WHAT YOU WILL DO. Locate the line containing "clause 12: !r || !p || s" in the material below; repeat it and every line after it, exactly as written.

RECORDS PROVIDED.
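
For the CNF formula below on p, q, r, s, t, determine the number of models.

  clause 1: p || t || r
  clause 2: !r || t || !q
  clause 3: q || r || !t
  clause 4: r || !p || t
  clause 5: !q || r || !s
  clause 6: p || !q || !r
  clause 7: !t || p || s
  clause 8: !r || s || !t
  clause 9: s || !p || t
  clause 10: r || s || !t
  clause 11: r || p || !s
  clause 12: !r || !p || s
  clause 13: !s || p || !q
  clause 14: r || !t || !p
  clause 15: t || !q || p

There are 2^5 = 32 truth assignments over (p, q, r, s, t).
Split on r. With r = true, the clauses containing r are satisfied and !r drops from the rest; 6 of the 2^4 = 16 assignments to the other variables satisfy what remains.
With r = false, by the same count on the reduced clause set, 0 assignments work.
(One model: p=F, q=F, r=T, s=F, t=F.)
Total: 6 + 0 = 6.

6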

RESPONSE AREA.
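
  clause 12: !r || !p || s
  clause 13: !s || p || !q
  clause 14: r || !t || !p
  clause 15: t || !q || p

There are 2^5 = 32 truth assignments over (p, q, r, s, t).
Split on r. With r = true, the clauses containing r are satisfied and !r drops from the rest; 6 of the 2^4 = 16 assignments to the other variables satisfy what remains.
With r = false, by the same count on the reduced clause set, 0 assignments work.
(One model: p=F, q=F, r=T, s=F, t=F.)
Total: 6 + 0 = 6.

6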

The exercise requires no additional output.